- WORK TO BE COMPLETED -
Will you return, word for word, only the lines from the top of the data below down to and including the one with "An arrangement is"?
====================
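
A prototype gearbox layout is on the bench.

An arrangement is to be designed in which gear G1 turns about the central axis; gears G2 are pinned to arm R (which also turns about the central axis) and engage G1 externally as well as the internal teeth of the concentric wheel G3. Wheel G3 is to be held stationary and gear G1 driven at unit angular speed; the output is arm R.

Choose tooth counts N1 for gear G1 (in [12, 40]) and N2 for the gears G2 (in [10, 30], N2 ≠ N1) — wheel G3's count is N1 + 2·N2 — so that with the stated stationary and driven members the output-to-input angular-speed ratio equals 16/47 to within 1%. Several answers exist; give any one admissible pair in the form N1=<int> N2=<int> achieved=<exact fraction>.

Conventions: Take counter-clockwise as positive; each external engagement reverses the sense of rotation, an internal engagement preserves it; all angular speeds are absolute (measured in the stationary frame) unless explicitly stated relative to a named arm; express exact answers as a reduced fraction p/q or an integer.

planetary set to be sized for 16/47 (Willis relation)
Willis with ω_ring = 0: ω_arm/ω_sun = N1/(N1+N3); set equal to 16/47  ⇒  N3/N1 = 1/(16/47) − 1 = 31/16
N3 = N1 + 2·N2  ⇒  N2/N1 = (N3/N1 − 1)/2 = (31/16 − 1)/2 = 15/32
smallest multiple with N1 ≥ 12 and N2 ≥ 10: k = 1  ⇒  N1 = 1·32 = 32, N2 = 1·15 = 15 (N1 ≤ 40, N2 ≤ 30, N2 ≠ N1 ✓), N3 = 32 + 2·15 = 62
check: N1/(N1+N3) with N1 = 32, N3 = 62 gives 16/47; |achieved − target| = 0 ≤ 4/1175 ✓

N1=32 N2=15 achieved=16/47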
====================
- RESULT -
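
A prototype gearbox layout is on the bench.

An arrangement is to be designed in which gear G1 turns about the central axis; gears G2 are pinned to arm R (which also turns about the central axis) and engage G1 externally as well as the internal teeth of the concentric wheel G3. Wheel G3 is to be held stationary and gear G1 driven at unit angular speed; the output is arm R.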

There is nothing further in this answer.